### INPUT MATERIAL
········

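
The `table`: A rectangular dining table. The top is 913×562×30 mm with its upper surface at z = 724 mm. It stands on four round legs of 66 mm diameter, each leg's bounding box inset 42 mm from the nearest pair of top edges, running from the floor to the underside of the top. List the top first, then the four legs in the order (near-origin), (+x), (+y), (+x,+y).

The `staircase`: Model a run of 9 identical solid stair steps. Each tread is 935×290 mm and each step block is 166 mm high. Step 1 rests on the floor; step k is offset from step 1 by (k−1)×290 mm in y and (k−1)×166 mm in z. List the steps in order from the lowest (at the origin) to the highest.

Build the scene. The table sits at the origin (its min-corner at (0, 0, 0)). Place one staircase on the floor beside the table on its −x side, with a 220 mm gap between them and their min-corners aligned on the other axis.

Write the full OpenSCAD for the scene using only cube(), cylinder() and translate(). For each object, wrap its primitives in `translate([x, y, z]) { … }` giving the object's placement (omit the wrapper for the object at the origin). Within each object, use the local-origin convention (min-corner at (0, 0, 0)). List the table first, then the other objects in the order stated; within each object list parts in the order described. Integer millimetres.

translate([0, 0, 694]) cube([913, 562, 30]);
translate([75, 75, 0]) cylinder(h = 694, r = 33);
translate([838, 75, 0]) cylinder(h = 694, r = 33);
translate([75, 487, 0]) cylinder(h = 694, r = 33);
translate([838, 487, 0]) cylinder(h = 694, r = 33);
translate([-1155, 0, 0]) {
  cube([935, 290, 166]);
  translate([0, 290, 166]) cube([935, 290, 166]);
  translate([0, 580, 332]) cube([935, 290, 166]);
  translate([0, 870, 498]) cube([935, 290, 166]);
  translate([0, 1160, 664]) cube([935, 290, 166]);
  translate([0, 1450, 830]) cube([935, 290, 166]);
  translate([0, 1740, 996]) cube([935, 290, 166]);
  translate([0, 2030, 1162]) cube([935, 290, 166]);
  translate([0, 2320, 1328]) cube([935, 290, 166]);
}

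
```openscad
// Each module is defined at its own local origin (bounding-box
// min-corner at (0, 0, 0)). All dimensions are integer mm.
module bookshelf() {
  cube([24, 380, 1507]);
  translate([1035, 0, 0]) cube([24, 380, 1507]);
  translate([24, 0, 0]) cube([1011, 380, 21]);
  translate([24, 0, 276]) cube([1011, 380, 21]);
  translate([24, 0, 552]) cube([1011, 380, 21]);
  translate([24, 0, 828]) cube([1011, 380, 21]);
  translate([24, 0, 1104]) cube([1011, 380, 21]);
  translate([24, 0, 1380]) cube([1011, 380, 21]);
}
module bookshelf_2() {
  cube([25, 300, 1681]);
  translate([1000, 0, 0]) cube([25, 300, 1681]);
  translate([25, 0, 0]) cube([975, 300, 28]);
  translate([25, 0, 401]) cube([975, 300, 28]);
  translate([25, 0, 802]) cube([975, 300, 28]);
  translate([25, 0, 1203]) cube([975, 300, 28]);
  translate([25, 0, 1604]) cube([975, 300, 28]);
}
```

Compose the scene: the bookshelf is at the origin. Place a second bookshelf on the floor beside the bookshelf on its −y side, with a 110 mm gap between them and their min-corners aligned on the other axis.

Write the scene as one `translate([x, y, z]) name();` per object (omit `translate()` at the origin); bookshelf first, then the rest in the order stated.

bookshelf();
translate([0, -410, 0]) bookshelf_2();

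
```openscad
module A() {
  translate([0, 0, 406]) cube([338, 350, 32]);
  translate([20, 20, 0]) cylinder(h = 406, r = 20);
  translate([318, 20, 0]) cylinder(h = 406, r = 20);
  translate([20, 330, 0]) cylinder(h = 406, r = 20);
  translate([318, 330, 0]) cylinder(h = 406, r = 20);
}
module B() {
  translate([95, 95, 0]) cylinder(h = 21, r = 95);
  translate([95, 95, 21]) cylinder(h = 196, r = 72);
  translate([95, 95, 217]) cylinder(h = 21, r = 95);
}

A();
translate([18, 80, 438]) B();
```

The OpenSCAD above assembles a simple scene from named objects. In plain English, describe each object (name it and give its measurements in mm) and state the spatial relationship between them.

A is a four-legged stool. The seat is a 338×350×32 mm slab whose top surface is at z = 438 mm; four round legs, each 40 mm in diameter, run from the floor (z = 0) to the underside of the seat, each leg's axis is inset half a diameter from the nearest pair of seat edges (so the leg's bounding box is flush with the corner).

B is a spool: two coaxial disc flanges of radius 95 mm and thickness 21 mm, joined by a core cylinder of radius 72 mm and height 196 mm. The lower flange rests on z = 0 and the three cylinders share a vertical axis.

The spool is on top of the stool.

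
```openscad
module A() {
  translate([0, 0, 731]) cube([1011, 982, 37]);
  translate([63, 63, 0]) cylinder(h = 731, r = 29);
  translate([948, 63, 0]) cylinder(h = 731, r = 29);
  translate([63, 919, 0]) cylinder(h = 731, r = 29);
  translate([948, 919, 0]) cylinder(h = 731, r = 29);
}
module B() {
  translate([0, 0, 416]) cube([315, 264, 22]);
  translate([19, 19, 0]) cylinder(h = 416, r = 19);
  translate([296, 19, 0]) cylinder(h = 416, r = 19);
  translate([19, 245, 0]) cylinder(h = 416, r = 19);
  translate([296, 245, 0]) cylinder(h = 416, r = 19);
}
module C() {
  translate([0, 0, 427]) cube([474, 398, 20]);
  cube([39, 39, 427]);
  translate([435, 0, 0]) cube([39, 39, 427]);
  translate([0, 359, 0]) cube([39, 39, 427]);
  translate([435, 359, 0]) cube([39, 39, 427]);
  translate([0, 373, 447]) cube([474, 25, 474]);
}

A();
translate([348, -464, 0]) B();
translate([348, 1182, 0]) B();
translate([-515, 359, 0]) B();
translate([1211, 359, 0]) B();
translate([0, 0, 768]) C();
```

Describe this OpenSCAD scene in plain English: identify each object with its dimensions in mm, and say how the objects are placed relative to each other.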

········

### WORK INSTRUCTIONS
Show the lines of the records that contain the word "beside".

### SOLUTION TO THIS EXERCISE
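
Build the scene. The table sits at the origin (its min-corner at (0, 0, 0)). Place one staircase on the floor beside the table on its −x side, with a 220 mm gap between them and their min-corners aligned on the other axis.
Compose the scene: the bookshelf is at the origin. Place a second bookshelf on the floor beside the bookshelf on its −y side, with a 110 mm gap between them and their min-corners aligned on the other axis.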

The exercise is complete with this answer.